Task goal:
A single number is the answer: how many lines of the entries contain the word "codes"?

Records:
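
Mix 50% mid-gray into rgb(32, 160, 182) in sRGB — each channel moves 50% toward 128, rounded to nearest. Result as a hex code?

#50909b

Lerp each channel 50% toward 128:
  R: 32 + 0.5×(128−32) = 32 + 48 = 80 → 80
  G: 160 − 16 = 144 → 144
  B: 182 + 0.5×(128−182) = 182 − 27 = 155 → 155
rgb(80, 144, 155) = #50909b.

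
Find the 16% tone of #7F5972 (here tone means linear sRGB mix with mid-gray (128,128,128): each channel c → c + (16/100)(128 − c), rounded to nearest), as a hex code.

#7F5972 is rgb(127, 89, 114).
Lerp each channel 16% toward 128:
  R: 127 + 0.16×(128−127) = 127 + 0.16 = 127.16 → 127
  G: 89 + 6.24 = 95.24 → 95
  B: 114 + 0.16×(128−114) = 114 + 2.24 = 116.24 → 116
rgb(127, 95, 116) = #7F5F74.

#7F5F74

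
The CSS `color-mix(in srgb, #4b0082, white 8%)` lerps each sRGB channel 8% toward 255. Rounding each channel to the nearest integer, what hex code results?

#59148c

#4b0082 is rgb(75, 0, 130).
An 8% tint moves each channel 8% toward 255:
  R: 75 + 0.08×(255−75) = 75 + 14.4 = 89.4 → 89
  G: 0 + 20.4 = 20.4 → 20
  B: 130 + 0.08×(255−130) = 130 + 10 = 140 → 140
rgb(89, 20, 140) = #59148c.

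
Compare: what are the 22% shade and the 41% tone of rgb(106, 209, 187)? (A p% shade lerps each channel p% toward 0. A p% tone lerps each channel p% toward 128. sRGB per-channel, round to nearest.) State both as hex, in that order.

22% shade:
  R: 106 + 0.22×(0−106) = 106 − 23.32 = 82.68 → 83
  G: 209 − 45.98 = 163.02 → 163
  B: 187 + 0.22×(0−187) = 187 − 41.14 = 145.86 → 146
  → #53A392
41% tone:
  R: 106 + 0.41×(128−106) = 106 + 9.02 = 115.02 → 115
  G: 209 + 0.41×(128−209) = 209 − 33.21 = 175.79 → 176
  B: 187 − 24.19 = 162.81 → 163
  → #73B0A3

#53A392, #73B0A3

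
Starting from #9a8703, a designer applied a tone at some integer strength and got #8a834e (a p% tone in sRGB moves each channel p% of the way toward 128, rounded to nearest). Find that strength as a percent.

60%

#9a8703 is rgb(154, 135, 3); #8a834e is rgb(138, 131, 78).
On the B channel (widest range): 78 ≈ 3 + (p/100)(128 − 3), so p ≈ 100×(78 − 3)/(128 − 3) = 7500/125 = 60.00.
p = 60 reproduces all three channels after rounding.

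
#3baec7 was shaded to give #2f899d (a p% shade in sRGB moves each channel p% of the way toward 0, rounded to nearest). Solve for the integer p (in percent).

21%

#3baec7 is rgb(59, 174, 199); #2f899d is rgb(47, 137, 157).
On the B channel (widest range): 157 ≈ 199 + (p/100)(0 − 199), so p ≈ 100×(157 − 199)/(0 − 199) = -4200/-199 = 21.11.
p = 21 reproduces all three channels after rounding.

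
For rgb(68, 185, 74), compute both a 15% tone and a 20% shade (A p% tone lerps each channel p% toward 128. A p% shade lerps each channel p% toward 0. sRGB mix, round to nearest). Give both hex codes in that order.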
...
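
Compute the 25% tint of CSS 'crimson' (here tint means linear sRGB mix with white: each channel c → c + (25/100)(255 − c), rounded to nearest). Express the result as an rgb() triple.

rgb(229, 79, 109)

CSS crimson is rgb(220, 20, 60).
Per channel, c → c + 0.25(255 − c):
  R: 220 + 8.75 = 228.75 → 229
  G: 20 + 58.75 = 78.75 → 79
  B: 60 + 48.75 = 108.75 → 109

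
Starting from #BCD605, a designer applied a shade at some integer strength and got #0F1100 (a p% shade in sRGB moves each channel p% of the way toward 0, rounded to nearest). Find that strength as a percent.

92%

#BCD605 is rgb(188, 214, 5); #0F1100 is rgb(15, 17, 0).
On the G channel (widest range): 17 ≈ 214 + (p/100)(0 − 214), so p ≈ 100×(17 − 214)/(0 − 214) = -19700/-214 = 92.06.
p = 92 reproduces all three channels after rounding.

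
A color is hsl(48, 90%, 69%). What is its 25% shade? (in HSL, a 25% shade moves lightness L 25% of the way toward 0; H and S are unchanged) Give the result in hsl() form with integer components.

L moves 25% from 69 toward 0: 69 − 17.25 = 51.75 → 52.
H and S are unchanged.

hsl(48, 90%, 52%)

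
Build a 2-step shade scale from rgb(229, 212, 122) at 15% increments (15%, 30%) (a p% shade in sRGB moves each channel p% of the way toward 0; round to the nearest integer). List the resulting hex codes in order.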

Solved exercise:
2